## Your assignment
Tally the lines of the data that include the word "summary" and state the total, nothing else.

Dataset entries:

------------------------------------

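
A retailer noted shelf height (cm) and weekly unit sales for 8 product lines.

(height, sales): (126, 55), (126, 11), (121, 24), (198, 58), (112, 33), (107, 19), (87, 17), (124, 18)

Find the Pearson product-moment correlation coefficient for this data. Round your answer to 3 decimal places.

0.677

n = 8, Σx = 1001, Σy = 235, Σx² = 132535, Σy² = 9149, Σxy = 32144
nΣxy − ΣxΣy = 257152 − 235235 = 21917
nΣx² − (Σx)² = 1060280 − 1002001 = 58279; nΣy² − (Σy)² = 73192 − 55225 = 17967
r = 21917 / √(58279 × 17967) = 21917 / 32358.9059 ≈ 0.677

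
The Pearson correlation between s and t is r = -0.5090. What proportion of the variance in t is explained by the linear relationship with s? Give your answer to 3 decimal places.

0.259

r² = (-0.5090)² = 0.259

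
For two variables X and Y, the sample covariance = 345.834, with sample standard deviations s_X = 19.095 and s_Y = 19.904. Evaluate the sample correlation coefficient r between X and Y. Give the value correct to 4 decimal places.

r = Cov(X,Y) / (s_X · s_Y) = 345.834 / (19.095 × 19.904)
  = 345.834 / 380.0669 ≈ 0.9099

0.9099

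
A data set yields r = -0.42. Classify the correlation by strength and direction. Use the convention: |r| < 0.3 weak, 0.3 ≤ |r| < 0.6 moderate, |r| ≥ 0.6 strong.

moderate negative

r = -0.42 < 0 so the relationship is negative.
|r| = 0.42, which falls in the moderate range.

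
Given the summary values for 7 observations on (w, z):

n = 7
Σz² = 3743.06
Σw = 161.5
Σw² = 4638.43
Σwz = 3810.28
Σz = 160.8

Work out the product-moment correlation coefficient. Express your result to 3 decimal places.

0.474

r = (nΣwz − ΣwΣz) / √[(nΣw² − (Σw)²)(nΣz² − (Σz)²)]
Numerator: 7×3810.28 − 161.5×160.8 = 702.76
Denominator: √[(32469.01 − 26082.25)(26201.42 − 25856.64)] = √[6386.76 × 344.78] = 1483.9229
r = 702.76 / 1483.9229 ≈ 0.474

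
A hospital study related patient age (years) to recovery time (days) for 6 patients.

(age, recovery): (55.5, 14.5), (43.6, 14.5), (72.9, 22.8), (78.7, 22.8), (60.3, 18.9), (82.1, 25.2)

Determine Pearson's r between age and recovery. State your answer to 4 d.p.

n = 6, Σx = 393.1, Σy = 118.7, Σx² = 26865.81, Σy² = 2452.43, Σxy = 8102.02
nΣxy − ΣxΣy = 48612.12 − 46660.97 = 1951.15
nΣx² − (Σx)² = 161194.86 − 154527.61 = 6667.25; nΣy² − (Σy)² = 14714.58 − 14089.69 = 624.89
r = 1951.15 / √(6667.25 × 624.89) = 1951.15 / 2041.1511 ≈ 0.9559

0.9559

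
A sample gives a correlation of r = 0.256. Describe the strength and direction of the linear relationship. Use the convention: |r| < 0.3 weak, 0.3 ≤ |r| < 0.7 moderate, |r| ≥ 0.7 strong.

weak positive

r = 0.256 > 0 so the relationship is positive.
|r| = 0.256, which falls in the weak range.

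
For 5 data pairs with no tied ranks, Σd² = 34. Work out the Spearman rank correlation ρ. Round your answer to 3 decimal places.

-0.700

ρ = 1 − 6Σd² / [n(n²−1)] = 1 − 6×34 / (5×24)
  = 1 − 204/120 = 1 − 1.7000 ≈ -0.700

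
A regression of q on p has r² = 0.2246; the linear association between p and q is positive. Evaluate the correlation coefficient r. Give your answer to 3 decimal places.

0.474

|r| = √0.2246 = 0.474
The association is positive, so r = 0.474.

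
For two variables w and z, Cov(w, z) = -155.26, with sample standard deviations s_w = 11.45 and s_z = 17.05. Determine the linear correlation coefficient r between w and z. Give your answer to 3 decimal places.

r = Cov(w,z) / (s_w · s_z) = -155.26 / (11.45 × 17.05)
  = -155.26 / 195.2225 ≈ -0.795

-0.795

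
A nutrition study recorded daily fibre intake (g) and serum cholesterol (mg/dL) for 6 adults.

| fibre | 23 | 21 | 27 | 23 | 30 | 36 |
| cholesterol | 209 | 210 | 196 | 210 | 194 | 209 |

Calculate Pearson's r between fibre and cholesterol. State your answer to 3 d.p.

-0.302

n = 6, Σx = 160, Σy = 1228, Σx² = 4424, Σy² = 251614, Σxy = 32683
nΣxy − ΣxΣy = 196098 − 196480 = -382
nΣx² − (Σx)² = 26544 − 25600 = 944; nΣy² − (Σy)² = 1509684 − 1507984 = 1700
r = -382 / √(944 × 1700) = -382 / 1266.8070 ≈ -0.302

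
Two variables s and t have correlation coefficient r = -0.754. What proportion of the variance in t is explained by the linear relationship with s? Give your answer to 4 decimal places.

0.5685

r² = (-0.754)² = 0.5685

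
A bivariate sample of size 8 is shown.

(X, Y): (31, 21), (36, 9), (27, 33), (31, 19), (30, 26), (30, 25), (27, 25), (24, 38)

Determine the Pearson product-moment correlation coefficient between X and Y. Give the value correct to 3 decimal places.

n = 8, ΣX = 236, ΣY = 196, ΣX² = 7052, ΣY² = 5342, ΣXY = 5572
nΣXY − ΣXΣY = 44576 − 46256 = -1680
nΣX² − (ΣX)² = 56416 − 55696 = 720; nΣY² − (ΣY)² = 42736 − 38416 = 4320
r = -1680 / √(720 × 4320) = -1680 / 1763.6326 ≈ -0.953

-0.953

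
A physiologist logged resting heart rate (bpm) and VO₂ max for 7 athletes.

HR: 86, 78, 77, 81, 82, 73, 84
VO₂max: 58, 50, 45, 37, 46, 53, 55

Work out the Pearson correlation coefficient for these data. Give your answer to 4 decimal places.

0.2206

n = 7, Σx = 561, Σy = 344, Σx² = 45079, Σy² = 17208, Σxy = 27611
nΣxy − ΣxΣy = 193277 − 192984 = 293
nΣx² − (Σx)² = 315553 − 314721 = 832; nΣy² − (Σy)² = 120456 − 118336 = 2120
r = 293 / √(832 × 2120) = 293 / 1328.0964 ≈ 0.2206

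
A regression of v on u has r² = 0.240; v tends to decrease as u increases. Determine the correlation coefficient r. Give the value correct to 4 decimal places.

-0.4899

|r| = √0.240 = 0.4899
The association is negative, so r = −0.4899.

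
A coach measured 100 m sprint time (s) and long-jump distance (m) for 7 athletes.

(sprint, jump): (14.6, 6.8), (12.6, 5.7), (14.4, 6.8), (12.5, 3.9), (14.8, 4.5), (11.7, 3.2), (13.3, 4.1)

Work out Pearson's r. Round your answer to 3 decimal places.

0.655

n = 7, Σx = 93.9, Σy = 35, Σx² = 1268.35, Σy² = 187.48, Σxy = 476.34
nΣxy − ΣxΣy = 3334.38 − 3286.5 = 47.88
nΣx² − (Σx)² = 8878.45 − 8817.21 = 61.24; nΣy² − (Σy)² = 1312.36 − 1225 = 87.36
r = 47.88 / √(61.24 × 87.36) = 47.88 / 73.1432 ≈ 0.655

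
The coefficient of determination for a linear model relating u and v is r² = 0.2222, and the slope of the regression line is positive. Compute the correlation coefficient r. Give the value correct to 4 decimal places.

|r| = √0.2222 = 0.4714
The association is positive, so r = 0.4714.

0.4714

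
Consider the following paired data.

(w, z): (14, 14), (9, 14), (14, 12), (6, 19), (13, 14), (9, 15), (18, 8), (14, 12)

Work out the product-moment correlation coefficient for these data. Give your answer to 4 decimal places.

n = 8, Σw = 97, Σz = 108, Σw² = 1279, Σz² = 1526, Σwz = 1233
nΣwz − ΣwΣz = 9864 − 10476 = -612
nΣw² − (Σw)² = 10232 − 9409 = 823; nΣz² − (Σz)² = 12208 − 11664 = 544
r = -612 / √(823 × 544) = -612 / 669.1128 ≈ -0.9146

-0.9146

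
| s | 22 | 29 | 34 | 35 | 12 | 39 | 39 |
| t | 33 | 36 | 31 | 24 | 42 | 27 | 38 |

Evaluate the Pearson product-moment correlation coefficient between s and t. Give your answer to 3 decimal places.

n = 7, Σs = 210, Σt = 231, Σs² = 6892, Σt² = 7859, Σst = 6703
nΣst − ΣsΣt = 46921 − 48510 = -1589
nΣs² − (Σs)² = 48244 − 44100 = 4144; nΣt² − (Σt)² = 55013 − 53361 = 1652
r = -1589 / √(4144 × 1652) = -1589 / 2616.4648 ≈ -0.607

-0.607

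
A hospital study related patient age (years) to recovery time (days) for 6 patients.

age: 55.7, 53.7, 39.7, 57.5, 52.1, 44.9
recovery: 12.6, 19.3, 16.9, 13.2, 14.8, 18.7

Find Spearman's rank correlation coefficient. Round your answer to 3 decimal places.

-0.543

Rank age: 5, 4, 1, 6, 3, 2
Rank recovery: 1, 6, 4, 2, 3, 5
d = rank(age) − rank(recovery): 4, -2, -3, 4, 0, -3; Σd² = 54
ρ = 1 − 6Σd² / [n(n²−1)] = 1 − 6×54 / (6×35) = 1 − 324/210 ≈ -0.543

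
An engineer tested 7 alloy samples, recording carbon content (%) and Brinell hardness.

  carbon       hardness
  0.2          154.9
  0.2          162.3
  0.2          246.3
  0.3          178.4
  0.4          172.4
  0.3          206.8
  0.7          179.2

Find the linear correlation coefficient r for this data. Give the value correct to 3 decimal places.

n = 7, Σx = 2.3, Σy = 1300.3, Σx² = 0.95, Σy² = 247426.19, Σxy = 422.66
nΣxy − ΣxΣy = 2958.62 − 2990.69 = -32.07
nΣx² − (Σx)² = 6.65 − 5.29 = 1.36; nΣy² − (Σy)² = 1731983.33 − 1690780.09 = 41203.24
r = -32.07 / √(1.36 × 41203.24) = -32.07 / 236.7201 ≈ -0.135

-0.135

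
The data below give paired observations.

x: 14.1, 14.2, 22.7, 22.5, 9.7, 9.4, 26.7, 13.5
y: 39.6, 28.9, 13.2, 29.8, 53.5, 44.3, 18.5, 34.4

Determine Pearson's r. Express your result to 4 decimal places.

n = 8, Σx = 132.8, Σy = 262.2, Σx² = 2499.58, Σy² = 9816, Σxy = 3832.6
nΣxy − ΣxΣy = 30660.8 − 34820.16 = -4159.36
nΣx² − (Σx)² = 19996.64 − 17635.84 = 2360.8; nΣy² − (Σy)² = 78528 − 68748.84 = 9779.16
r = -4159.36 / √(2360.8 × 9779.16) = -4159.36 / 4804.8560 ≈ -0.8657

-0.8657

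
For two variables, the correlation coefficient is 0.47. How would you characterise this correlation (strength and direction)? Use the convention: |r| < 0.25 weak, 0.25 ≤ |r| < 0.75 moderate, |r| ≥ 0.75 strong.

moderate positive

r = 0.47 > 0 so the relationship is positive.
|r| = 0.47, which falls in the moderate range.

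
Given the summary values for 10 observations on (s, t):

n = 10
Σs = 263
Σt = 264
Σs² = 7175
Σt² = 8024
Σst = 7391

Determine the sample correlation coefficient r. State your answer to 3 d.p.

0.858

r = (nΣst − ΣsΣt) / √[(nΣs² − (Σs)²)(nΣt² − (Σt)²)]
Numerator: 10×7391 − 263×264 = 4478
Denominator: √[(71750 − 69169)(80240 − 69696)] = √[2581 × 10544] = 5216.7101
r = 4478 / 5216.7101 ≈ 0.858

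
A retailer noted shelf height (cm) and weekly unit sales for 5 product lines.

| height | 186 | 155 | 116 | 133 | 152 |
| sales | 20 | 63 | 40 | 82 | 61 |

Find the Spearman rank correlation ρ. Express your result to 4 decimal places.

-0.3000

Rank height: 5, 4, 1, 2, 3
Rank sales: 1, 4, 2, 5, 3
d = rank(height) − rank(sales): 4, 0, -1, -3, 0; Σd² = 26
ρ = 1 − 6Σd² / [n(n²−1)] = 1 − 6×26 / (5×24) = 1 − 156/120 ≈ -0.3000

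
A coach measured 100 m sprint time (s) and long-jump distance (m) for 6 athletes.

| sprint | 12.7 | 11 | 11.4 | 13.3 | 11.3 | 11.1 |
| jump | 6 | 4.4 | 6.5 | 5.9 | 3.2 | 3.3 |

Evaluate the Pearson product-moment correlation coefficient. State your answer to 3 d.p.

n = 6, Σx = 70.8, Σy = 29.3, Σx² = 840.04, Σy² = 153.55, Σxy = 349.96
nΣxy − ΣxΣy = 2099.76 − 2074.44 = 25.32
nΣx² − (Σx)² = 5040.24 − 5012.64 = 27.6; nΣy² − (Σy)² = 921.3 − 858.49 = 62.81
r = 25.32 / √(27.6 × 62.81) = 25.32 / 41.6360 ≈ 0.608

0.608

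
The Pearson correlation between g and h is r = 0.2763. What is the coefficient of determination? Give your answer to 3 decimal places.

0.076

r² = (0.2763)² = 0.076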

------------------------------------

## Exercise response
2